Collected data
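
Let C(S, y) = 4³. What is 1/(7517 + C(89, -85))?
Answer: 1/7581 ≈ 0.00013191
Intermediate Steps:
C(S, y) = 64
1/(7517 + C(89, -85)) = 1/(7517 + 64) = 1/7581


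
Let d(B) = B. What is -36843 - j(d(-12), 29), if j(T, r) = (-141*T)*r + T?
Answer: -85899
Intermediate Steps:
j(T, r) = T - 141*T*r (j(T, r) = -141*T*r + T = T - 141*T*r)
-36843 - j(d(-12), 29) = -36843 - (-12)*(1 - 141*29) = -36843 - (-12)*(1 - 4089) = -36843 - (-12)*(-4088) = -36843 - 1*49056 = -36843 - 49056 = -85899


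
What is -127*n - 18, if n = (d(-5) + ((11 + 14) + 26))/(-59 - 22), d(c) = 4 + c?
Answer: 4892/81 ≈ 60.395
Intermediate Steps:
n = -50/81 (n = ((4 - 5) + ((11 + 14) + 26))/(-59 - 22) = (-1 + (25 + 26))/(-81) = (-1 + 51)*(-1/81) = 50*(-1/81) = -50/81 ≈ -0.61728)
-127*n - 18 = -127*(-50/81) - 18 = 6350/81 - 18 = 4892/81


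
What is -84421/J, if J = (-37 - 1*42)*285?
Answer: 84421/22515 ≈ 3.7495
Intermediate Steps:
J = -22515 (J = (-37 - 42)*285 = -79*285 = -22515)
-84421/J = -84421/(-22515) = -84421*(-1/22515) = 84421/22515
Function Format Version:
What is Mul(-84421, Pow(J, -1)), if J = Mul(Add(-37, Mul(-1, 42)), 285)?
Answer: Rational(84421, 22515) ≈ 3.7495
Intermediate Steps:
J = -22515 (J = Mul(Add(-37, -42), 285) = Mul(-79, 285) = -22515)
Mul(-84421, Pow(J, -1)) = Mul(-84421, Pow(-22515, -1)) = Mul(-84421, Rational(-1, 22515)) = Rational(84421, 22515)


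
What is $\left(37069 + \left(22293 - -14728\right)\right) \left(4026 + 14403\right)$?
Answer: $1365404610$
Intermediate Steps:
$\left(37069 + \left(22293 - -14728\right)\right) \left(4026 + 14403\right) = \left(37069 + \left(22293 + 14728\right)\right) 18429 = \left(37069 + 37021\right) 18429 = 74090 \cdot 18429 = 1365404610$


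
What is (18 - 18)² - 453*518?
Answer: -234654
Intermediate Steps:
(18 - 18)² - 453*518 = 0² - 234654 = 0 - 234654 = -234654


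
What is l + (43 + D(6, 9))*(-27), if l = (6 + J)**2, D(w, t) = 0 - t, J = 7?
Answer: -749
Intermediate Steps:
D(w, t) = -t
l = 169 (l = (6 + 7)**2 = 13**2 = 169)
l + (43 + D(6, 9))*(-27) = 169 + (43 - 1*9)*(-27) = 169 + (43 - 9)*(-27) = 169 + 34*(-27) = 169 - 918 = -749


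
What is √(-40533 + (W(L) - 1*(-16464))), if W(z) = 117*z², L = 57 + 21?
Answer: √687759 ≈ 829.31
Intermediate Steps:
L = 78
√(-40533 + (W(L) - 1*(-16464))) = √(-40533 + (117*78² - 1*(-16464))) = √(-40533 + (117*6084 + 16464)) = √(-40533 + (711828 + 16464)) = √(-40533 + 728292) = √687759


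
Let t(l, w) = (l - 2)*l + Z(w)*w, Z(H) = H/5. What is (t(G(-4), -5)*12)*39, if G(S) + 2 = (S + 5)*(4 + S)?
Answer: 6084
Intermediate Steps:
Z(H) = H/5 (Z(H) = H*(⅕) = H/5)
G(S) = -2 + (4 + S)*(5 + S) (G(S) = -2 + (S + 5)*(4 + S) = -2 + (5 + S)*(4 + S) = -2 + (4 + S)*(5 + S))
t(l, w) = w²/5 + l*(-2 + l) (t(l, w) = (l - 2)*l + (w/5)*w = (-2 + l)*l + w²/5 = l*(-2 + l) + w²/5 = w²/5 + l*(-2 + l))
(t(G(-4), -5)*12)*39 = (((18 + (-4)² + 9*(-4))² - 2*(18 + (-4)² + 9*(-4)) + (⅕)*(-5)²)*12)*39 = (((18 + 16 - 36)² - 2*(18 + 16 - 36) + (⅕)*25)*12)*39 = (((-2)² - 2*(-2) + 5)*12)*39 = ((4 + 4 + 5)*12)*39 = (13*12)*39 = 156*39 = 6084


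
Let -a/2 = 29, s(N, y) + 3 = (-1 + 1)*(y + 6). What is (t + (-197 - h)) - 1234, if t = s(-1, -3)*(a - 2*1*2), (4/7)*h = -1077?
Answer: 2559/4 ≈ 639.75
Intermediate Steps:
h = -7539/4 (h = (7/4)*(-1077) = -7539/4 ≈ -1884.8)
s(N, y) = -3 (s(N, y) = -3 + (-1 + 1)*(y + 6) = -3 + 0*(6 + y) = -3 + 0 = -3)
a = -58 (a = -2*29 = -58)
t = 186 (t = -3*(-58 - 2*1*2) = -3*(-58 - 2*2) = -3*(-58 - 4) = -3*(-62) = 186)
(t + (-197 - h)) - 1234 = (186 + (-197 - 1*(-7539/4))) - 1234 = (186 + (-197 + 7539/4)) - 1234 = (186 + 6751/4) - 1234 = 7495/4 - 1234 = 2559/4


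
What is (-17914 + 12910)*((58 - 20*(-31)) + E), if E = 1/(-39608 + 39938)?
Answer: -186599994/55 ≈ -3.3927e+6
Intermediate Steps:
E = 1/330 ≈ 0.0030303
(-17914 + 12910)*((58 - 20*(-31)) + E) = (-17914 + 12910)*((58 - 20*(-31)) + 1/330) = -5004*((58 + 620) + 1/330) = -5004*(678 + 1/330) = -5004*223741/330 = -186599994/55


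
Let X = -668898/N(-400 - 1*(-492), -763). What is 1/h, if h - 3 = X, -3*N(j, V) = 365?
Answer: 365/2007789 ≈ 0.00018179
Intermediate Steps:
N(j, V) = -365/3 (N(j, V) = -⅓*365 = -365/3)
X = 2006694/365 (X = -668898/(-365/3) = -668898*(-3/365) = 2006694/365 ≈ 5497.8)
h = 2007789/365 (h = 3 + 2006694/365 = 2007789/365 ≈ 5500.8)
1/h = 1/(2007789/365) = 365/2007789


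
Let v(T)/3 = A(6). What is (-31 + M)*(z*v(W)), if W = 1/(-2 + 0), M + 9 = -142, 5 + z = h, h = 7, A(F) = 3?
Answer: -3276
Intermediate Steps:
z = 2 (z = -5 + 7 = 2)
M = -151 (M = -9 - 142 = -151)
W = -½ (W = 1/(-2) = -½ ≈ -0.50000)
v(T) = 9 (v(T) = 3*3 = 9)
(-31 + M)*(z*v(W)) = (-31 - 151)*(2*9) = -182*18 = -3276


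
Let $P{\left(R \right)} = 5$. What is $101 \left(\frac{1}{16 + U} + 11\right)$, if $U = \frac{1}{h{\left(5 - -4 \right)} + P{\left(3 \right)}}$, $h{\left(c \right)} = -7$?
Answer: $\frac{34643}{31} \approx 1117.5$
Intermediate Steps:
$U = - \frac{1}{2}$ ($U = \frac{1}{-7 + 5} = \frac{1}{-2} = - \frac{1}{2} \approx -0.5$)
$101 \left(\frac{1}{16 + U} + 11\right) = 101 \left(\frac{1}{16 - \frac{1}{2}} + 11\right) = 101 \left(\frac{1}{\frac{31}{2}} + 11\right) = 101 \left(\frac{2}{31} + 11\right) = 101 \cdot \frac{343}{31} = \frac{34643}{31}$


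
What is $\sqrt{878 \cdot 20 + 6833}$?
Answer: $\sqrt{24393} \approx 156.18$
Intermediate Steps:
$\sqrt{878 \cdot 20 + 6833} = \sqrt{17560 + 6833} = \sqrt{24393}$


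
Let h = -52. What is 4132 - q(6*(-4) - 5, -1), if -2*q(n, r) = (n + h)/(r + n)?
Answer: 82667/20 ≈ 4133.4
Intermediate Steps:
q(n, r) = -(-52 + n)/(2*(n + r)) (q(n, r) = -(n - 52)/(2*(r + n)) = -(-52 + n)/(2*(n + r)))
4132 - q(6*(-4) - 5, -1) = 4132 - (26 - (6*(-4) - 5)/2)/((6*(-4) - 5) - 1) = 4132 - (26 - (-24 - 5)/2)/((-24 - 5) - 1) = 4132 - (26 - ½*(-29))/(-29 - 1) = 4132 - (26 + 29/2)/(-30) = 4132 - (-1)*81/(30*2) = 4132 - 1*(-27/20) = 4132 + 27/20 = 82667/20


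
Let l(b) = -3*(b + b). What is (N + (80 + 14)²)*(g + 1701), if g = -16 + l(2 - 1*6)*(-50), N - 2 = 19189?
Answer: 13593095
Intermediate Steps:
N = 19191 (N = 2 + 19189 = 19191)
l(b) = -6*b
g = -1216 (g = -16 - 6*(2 - 1*6)*(-50) = -16 - 6*(2 - 6)*(-50) = -16 - 6*(-4)*(-50) = -16 + 24*(-50) = -16 - 1200 = -1216)
(N + (80 + 14)²)*(g + 1701) = (19191 + (80 + 14)²)*(-1216 + 1701) = (19191 + 94²)*485 = (19191 + 8836)*485 = 28027*485 = 13593095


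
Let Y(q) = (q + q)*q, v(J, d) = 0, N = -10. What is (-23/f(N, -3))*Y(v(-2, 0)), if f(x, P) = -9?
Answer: 0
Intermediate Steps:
Y(q) = 2*q² (Y(q) = (2*q)*q = 2*q²)
(-23/f(N, -3))*Y(v(-2, 0)) = (-23/(-9))*(2*0²) = (-23*(-⅑))*(2*0) = (23/9)*0 = 0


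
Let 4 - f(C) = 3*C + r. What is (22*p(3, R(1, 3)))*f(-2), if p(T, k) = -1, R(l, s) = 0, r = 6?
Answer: -88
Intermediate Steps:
f(C) = -2 - 3*C (f(C) = 4 - (3*C + 6) = 4 - (6 + 3*C) = 4 + (-6 - 3*C) = -2 - 3*C)
(22*p(3, R(1, 3)))*f(-2) = (22*(-1))*(-2 - 3*(-2)) = -22*(-2 + 6) = -22*4 = -88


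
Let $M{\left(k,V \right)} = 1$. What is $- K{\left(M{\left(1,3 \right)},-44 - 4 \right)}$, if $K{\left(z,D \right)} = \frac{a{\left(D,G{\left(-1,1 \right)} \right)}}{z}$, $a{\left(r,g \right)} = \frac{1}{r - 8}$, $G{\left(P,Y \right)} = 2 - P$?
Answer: $\frac{1}{56} \approx 0.017857$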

Task description -> Transcribe, exactly as written, all lines of the entries above from the first to the one containing "Answer: -85899", and no more.

Response ->
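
Let C(S, y) = 4³. What is 1/(7517 + C(89, -85))?
Answer: 1/7581 ≈ 0.00013191
Intermediate Steps:
C(S, y) = 64
1/(7517 + C(89, -85)) = 1/(7517 + 64) = 1/7581


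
Let d(B) = B. What is -36843 - j(d(-12), 29), if j(T, r) = (-141*T)*r + T?
Answer: -85899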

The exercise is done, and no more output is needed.